(Stored data)
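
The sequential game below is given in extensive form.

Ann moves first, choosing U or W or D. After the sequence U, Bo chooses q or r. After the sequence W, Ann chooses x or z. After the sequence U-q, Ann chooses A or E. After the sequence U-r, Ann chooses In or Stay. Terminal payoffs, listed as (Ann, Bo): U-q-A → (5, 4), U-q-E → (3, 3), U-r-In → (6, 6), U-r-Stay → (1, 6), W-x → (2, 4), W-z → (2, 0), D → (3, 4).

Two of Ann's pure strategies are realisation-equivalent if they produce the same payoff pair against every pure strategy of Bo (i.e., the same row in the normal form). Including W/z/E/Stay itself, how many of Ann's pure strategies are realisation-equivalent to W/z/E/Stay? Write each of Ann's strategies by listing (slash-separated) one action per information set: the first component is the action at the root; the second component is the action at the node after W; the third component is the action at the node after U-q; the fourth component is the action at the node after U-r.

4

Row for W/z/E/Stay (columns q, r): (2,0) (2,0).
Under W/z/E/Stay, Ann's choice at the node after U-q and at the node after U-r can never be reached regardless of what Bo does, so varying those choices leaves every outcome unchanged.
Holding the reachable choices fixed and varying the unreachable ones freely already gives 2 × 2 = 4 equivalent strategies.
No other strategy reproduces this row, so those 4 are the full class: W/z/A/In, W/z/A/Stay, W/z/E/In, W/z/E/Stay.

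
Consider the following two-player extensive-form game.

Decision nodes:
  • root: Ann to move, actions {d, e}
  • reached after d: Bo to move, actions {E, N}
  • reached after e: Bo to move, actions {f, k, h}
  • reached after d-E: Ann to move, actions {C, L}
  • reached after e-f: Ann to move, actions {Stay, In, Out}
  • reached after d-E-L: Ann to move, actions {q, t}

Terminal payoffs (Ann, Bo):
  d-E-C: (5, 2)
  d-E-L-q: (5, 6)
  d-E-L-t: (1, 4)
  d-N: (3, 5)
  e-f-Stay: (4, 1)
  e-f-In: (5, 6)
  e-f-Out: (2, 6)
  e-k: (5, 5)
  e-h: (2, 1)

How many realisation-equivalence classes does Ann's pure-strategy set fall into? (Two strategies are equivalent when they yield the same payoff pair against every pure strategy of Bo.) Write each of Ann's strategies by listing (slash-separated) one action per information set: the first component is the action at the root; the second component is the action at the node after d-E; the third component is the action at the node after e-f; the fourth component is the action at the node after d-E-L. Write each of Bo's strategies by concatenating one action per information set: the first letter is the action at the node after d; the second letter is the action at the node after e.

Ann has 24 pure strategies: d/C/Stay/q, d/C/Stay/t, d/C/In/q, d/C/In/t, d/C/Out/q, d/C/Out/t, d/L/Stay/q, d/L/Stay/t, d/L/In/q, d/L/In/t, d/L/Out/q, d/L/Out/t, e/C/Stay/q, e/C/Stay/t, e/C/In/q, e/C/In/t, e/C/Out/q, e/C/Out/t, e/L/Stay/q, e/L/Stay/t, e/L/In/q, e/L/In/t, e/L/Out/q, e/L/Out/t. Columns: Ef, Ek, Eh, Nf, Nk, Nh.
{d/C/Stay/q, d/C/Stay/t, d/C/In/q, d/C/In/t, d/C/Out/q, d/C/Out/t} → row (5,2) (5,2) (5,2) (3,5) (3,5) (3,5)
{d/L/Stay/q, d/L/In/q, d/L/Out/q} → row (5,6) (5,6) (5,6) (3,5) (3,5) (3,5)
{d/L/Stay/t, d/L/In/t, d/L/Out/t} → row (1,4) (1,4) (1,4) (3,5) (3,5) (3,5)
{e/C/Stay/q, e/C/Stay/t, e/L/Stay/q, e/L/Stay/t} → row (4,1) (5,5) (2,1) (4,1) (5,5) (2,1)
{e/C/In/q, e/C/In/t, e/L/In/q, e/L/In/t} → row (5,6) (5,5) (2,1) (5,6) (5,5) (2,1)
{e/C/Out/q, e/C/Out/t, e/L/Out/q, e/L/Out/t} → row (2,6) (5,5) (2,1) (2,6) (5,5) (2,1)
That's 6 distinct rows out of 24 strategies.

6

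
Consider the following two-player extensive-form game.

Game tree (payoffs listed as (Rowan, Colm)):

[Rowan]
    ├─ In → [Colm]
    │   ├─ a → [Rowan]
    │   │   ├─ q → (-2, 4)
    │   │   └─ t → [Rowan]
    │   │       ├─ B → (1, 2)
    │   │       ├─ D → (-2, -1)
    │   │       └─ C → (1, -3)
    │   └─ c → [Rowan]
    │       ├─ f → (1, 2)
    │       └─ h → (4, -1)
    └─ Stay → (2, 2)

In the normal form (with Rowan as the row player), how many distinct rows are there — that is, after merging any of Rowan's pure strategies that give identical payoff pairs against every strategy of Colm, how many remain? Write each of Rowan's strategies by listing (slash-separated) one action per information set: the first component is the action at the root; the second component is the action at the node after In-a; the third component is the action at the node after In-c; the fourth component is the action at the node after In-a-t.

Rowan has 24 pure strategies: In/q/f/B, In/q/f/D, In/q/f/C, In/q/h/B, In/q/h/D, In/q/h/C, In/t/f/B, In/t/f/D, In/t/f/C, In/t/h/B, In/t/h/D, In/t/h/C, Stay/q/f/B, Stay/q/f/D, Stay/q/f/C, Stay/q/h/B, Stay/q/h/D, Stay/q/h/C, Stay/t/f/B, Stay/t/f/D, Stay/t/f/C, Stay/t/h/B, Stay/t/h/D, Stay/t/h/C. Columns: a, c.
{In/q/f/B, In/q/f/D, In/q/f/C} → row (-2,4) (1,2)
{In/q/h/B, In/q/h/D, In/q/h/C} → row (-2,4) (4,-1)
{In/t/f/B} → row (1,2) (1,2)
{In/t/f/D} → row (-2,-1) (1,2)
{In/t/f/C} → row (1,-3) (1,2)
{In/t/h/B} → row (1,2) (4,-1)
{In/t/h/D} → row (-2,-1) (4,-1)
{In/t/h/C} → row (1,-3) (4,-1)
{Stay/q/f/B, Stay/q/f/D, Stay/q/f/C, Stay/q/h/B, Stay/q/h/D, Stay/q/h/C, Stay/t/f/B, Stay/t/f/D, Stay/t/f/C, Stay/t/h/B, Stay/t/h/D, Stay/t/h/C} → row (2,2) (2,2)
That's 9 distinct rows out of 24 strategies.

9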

Exercise instructions> Write out word for word only the lines from the start of the entries down to the line with "Ann moves first, choosing", please, including both ends.

Answer below>
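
The sequential game below is given in extensive form.

Ann moves first, choosing U or W or D. After the sequence U, Bo chooses q or r. After the sequence W, Ann chooses x or z. After the sequence U-q, Ann chooses A or E. After the sequence U-r, Ann chooses In or Stay. Terminal payoffs, listed as (Ann, Bo): U-q-A → (5, 4), U-q-E → (3, 3), U-r-In → (6, 6), U-r-Stay → (1, 6), W-x → (2, 4), W-z → (2, 0), D → (3, 4).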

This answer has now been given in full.